=== Section Start ===

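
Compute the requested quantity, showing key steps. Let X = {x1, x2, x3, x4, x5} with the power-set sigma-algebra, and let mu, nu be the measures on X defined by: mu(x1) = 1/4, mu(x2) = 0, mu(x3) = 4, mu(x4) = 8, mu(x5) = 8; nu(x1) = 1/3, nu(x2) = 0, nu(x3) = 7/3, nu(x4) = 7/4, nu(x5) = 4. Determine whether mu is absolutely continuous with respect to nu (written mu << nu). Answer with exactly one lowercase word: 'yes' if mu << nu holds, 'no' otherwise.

mu << nu means: every nu-null measurable set is also mu-null; equivalently, for every atom x, if nu({x}) = 0 then mu({x}) = 0.
Checking each atom:
  x1: nu = 1/3 > 0 -> no constraint.
  x2: nu = 0, mu = 0 -> consistent with mu << nu.
  x3: nu = 7/3 > 0 -> no constraint.
  x4: nu = 7/4 > 0 -> no constraint.
  x5: nu = 4 > 0 -> no constraint.
No atom violates the condition. Therefore mu << nu.

yes


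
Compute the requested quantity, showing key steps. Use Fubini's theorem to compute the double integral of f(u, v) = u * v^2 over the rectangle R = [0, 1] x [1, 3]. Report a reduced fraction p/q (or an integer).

f(u, v) is a tensor product of a function of u and a function of v, and both factors are bounded continuous (hence Lebesgue integrable) on the rectangle, so Fubini's theorem applies:
  integral_R f d(m x m) = (integral_a1^b1 u du) * (integral_a2^b2 v^2 dv).
Inner integral in u: integral_{0}^{1} u du = (1^2 - 0^2)/2
  = 1/2.
Inner integral in v: integral_{1}^{3} v^2 dv = (3^3 - 1^3)/3
  = 26/3.
Product: (1/2) * (26/3) = 13/3.

13/3


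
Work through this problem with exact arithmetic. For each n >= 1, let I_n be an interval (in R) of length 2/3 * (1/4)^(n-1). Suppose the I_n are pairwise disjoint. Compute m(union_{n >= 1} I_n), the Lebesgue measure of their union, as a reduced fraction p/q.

By countable additivity of the Lebesgue measure on pairwise disjoint measurable sets,
  m(union_{n >= 1} I_n) = sum_{n >= 1} m(I_n) = sum_{n >= 1} a * r^(n-1),
  with a = 2/3 and r = 1/4.
Since 0 < r = 1/4 < 1, the geometric series converges:
  sum_{n >= 1} a * r^(n-1) = a / (1 - r).
  = 2/3 / (1 - 1/4)
  = 2/3 / (3/4)
  = 8/9.

8/9


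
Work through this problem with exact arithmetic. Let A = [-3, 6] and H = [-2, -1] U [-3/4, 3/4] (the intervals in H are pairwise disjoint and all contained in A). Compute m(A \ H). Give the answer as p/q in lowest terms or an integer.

The ambient interval has length m(A) = 6 - (-3) = 9.
Since the holes are disjoint and sit inside A, by finite additivity
  m(H) = sum_i (b_i - a_i), and m(A \ H) = m(A) - m(H).
Computing the hole measures:
  m(H_1) = -1 - (-2) = 1.
  m(H_2) = 3/4 - (-3/4) = 3/2.
Summed: m(H) = 1 + 3/2 = 5/2.
So m(A \ H) = 9 - 5/2 = 13/2.

13/2


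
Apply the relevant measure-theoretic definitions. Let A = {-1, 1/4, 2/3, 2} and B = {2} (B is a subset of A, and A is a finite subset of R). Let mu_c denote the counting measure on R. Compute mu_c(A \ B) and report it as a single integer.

Counting measure assigns mu_c(E) = |E| (number of elements) when E is finite. For B subset A, A \ B is the set of elements of A not in B, so |A \ B| = |A| - |B|.
|A| = 4, |B| = 1, so mu_c(A \ B) = 4 - 1 = 3.

3


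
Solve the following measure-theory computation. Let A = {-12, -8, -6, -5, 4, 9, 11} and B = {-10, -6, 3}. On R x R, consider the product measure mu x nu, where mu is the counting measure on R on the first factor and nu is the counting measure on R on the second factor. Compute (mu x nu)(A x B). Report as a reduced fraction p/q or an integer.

For a measurable rectangle A x B, the product measure satisfies
  (mu x nu)(A x B) = mu(A) * nu(B).
  mu(A) = 7.
  nu(B) = 3.
  (mu x nu)(A x B) = 7 * 3 = 21.

21


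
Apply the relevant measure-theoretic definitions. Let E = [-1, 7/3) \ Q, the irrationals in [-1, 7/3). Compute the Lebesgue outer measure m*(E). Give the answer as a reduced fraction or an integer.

The interval I = [-1, 7/3) has m(I) = 7/3 - (-1) = 10/3 (endpoints are measure-zero, so open/closed/half-open agree). Write I = (I cap Q) u (I \ Q). The rationals in I are countable, so m*(I cap Q) = 0 (cover each rational by intervals whose total length is arbitrarily small). By countable subadditivity m*(I) <= m*(I cap Q) + m*(I \ Q), hence m*(I \ Q) >= m(I) = 10/3. The reverse inequality m*(I \ Q) <= m*(I) = 10/3 is trivial since (I \ Q) is a subset of I. Therefore m*(I \ Q) = 10/3.

10/3


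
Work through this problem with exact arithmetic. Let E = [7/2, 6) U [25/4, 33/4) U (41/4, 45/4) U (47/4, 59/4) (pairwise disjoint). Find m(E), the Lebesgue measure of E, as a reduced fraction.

For pairwise disjoint intervals, m(union_i I_i) = sum_i m(I_i),
and m is invariant under swapping open/closed endpoints (single points have measure 0).
So m(E) = sum_i (b_i - a_i).
  I_1 has length 6 - 7/2 = 5/2.
  I_2 has length 33/4 - 25/4 = 2.
  I_3 has length 45/4 - 41/4 = 1.
  I_4 has length 59/4 - 47/4 = 3.
Summing:
  m(E) = 5/2 + 2 + 1 + 3 = 17/2.

17/2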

=== Section End ===

» **Problem to solve**:
Reproduce all of the material above word for word.

» **Reply**:
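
Compute the requested quantity, showing key steps. Let X = {x1, x2, x3, x4, x5} with the power-set sigma-algebra, and let mu, nu be the measures on X defined by: mu(x1) = 1/4, mu(x2) = 0, mu(x3) = 4, mu(x4) = 8, mu(x5) = 8; nu(x1) = 1/3, nu(x2) = 0, nu(x3) = 7/3, nu(x4) = 7/4, nu(x5) = 4. Determine whether mu is absolutely continuous with respect to nu (written mu << nu). Answer with exactly one lowercase word: 'yes' if mu << nu holds, 'no' otherwise.

mu << nu means: every nu-null measurable set is also mu-null; equivalently, for every atom x, if nu({x}) = 0 then mu({x}) = 0.
Checking each atom:
  x1: nu = 1/3 > 0 -> no constraint.
  x2: nu = 0, mu = 0 -> consistent with mu << nu.
  x3: nu = 7/3 > 0 -> no constraint.
  x4: nu = 7/4 > 0 -> no constraint.
  x5: nu = 4 > 0 -> no constraint.
No atom violates the condition. Therefore mu << nu.

yes


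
Compute the requested quantity, showing key steps. Use Fubini's theorem to compute the double integral of f(u, v) = u * v^2 over the rectangle R = [0, 1] x [1, 3]. Report a reduced fraction p/q (or an integer).

f(u, v) is a tensor product of a function of u and a function of v, and both factors are bounded continuous (hence Lebesgue integrable) on the rectangle, so Fubini's theorem applies:
  integral_R f d(m x m) = (integral_a1^b1 u du) * (integral_a2^b2 v^2 dv).
Inner integral in u: integral_{0}^{1} u du = (1^2 - 0^2)/2
  = 1/2.
Inner integral in v: integral_{1}^{3} v^2 dv = (3^3 - 1^3)/3
  = 26/3.
Product: (1/2) * (26/3) = 13/3.

13/3


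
Work through this problem with exact arithmetic. For each n >= 1, let I_n be an interval (in R) of length 2/3 * (1/4)^(n-1). Suppose the I_n are pairwise disjoint. Compute m(union_{n >= 1} I_n), the Lebesgue measure of their union, as a reduced fraction p/q.

By countable additivity of the Lebesgue measure on pairwise disjoint measurable sets,
  m(union_{n >= 1} I_n) = sum_{n >= 1} m(I_n) = sum_{n >= 1} a * r^(n-1),
  with a = 2/3 and r = 1/4.
Since 0 < r = 1/4 < 1, the geometric series converges:
  sum_{n >= 1} a * r^(n-1) = a / (1 - r).
  = 2/3 / (1 - 1/4)
  = 2/3 / (3/4)
  = 8/9.

8/9


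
Work through this problem with exact arithmetic. Let A = [-3, 6] and H = [-2, -1] U [-3/4, 3/4] (the intervals in H are pairwise disjoint and all contained in A). Compute m(A \ H). Give the answer as p/q in lowest terms or an integer.

The ambient interval has length m(A) = 6 - (-3) = 9.
Since the holes are disjoint and sit inside A, by finite additivity
  m(H) = sum_i (b_i - a_i), and m(A \ H) = m(A) - m(H).
Computing the hole measures:
  m(H_1) = -1 - (-2) = 1.
  m(H_2) = 3/4 - (-3/4) = 3/2.
Summed: m(H) = 1 + 3/2 = 5/2.
So m(A \ H) = 9 - 5/2 = 13/2.

13/2


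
Apply the relevant measure-theoretic definitions. Let A = {-1, 1/4, 2/3, 2} and B = {2} (B is a subset of A, and A is a finite subset of R). Let mu_c denote the counting measure on R. Compute mu_c(A \ B) and report it as a single integer.

Counting measure assigns mu_c(E) = |E| (number of elements) when E is finite. For B subset A, A \ B is the set of elements of A not in B, so |A \ B| = |A| - |B|.
|A| = 4, |B| = 1, so mu_c(A \ B) = 4 - 1 = 3.

3


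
Solve the following measure-theory computation. Let A = {-12, -8, -6, -5, 4, 9, 11} and B = {-10, -6, 3}. On R x R, consider the product measure mu x nu, where mu is the counting measure on R on the first factor and nu is the counting measure on R on the second factor. Compute (mu x nu)(A x B). Report as a reduced fraction p/q or an integer.

For a measurable rectangle A x B, the product measure satisfies
  (mu x nu)(A x B) = mu(A) * nu(B).
  mu(A) = 7.
  nu(B) = 3.
  (mu x nu)(A x B) = 7 * 3 = 21.

21


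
Apply the relevant measure-theoretic definitions. Let E = [-1, 7/3) \ Q, the irrationals in [-1, 7/3). Compute the Lebesgue outer measure m*(E). Give the answer as a reduced fraction or an integer.

The interval I = [-1, 7/3) has m(I) = 7/3 - (-1) = 10/3 (endpoints are measure-zero, so open/closed/half-open agree). Write I = (I cap Q) u (I \ Q). The rationals in I are countable, so m*(I cap Q) = 0 (cover each rational by intervals whose total length is arbitrarily small). By countable subadditivity m*(I) <= m*(I cap Q) + m*(I \ Q), hence m*(I \ Q) >= m(I) = 10/3. The reverse inequality m*(I \ Q) <= m*(I) = 10/3 is trivial since (I \ Q) is a subset of I. Therefore m*(I \ Q) = 10/3.

10/3


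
Work through this problem with exact arithmetic. Let E = [7/2, 6) U [25/4, 33/4) U (41/4, 45/4) U (47/4, 59/4) (pairwise disjoint). Find m(E), the Lebesgue measure of E, as a reduced fraction.

For pairwise disjoint intervals, m(union_i I_i) = sum_i m(I_i),
and m is invariant under swapping open/closed endpoints (single points have measure 0).
So m(E) = sum_i (b_i - a_i).
  I_1 has length 6 - 7/2 = 5/2.
  I_2 has length 33/4 - 25/4 = 2.
  I_3 has length 45/4 - 41/4 = 1.
  I_4 has length 59/4 - 47/4 = 3.
Summing:
  m(E) = 5/2 + 2 + 1 + 3 = 17/2.

17/2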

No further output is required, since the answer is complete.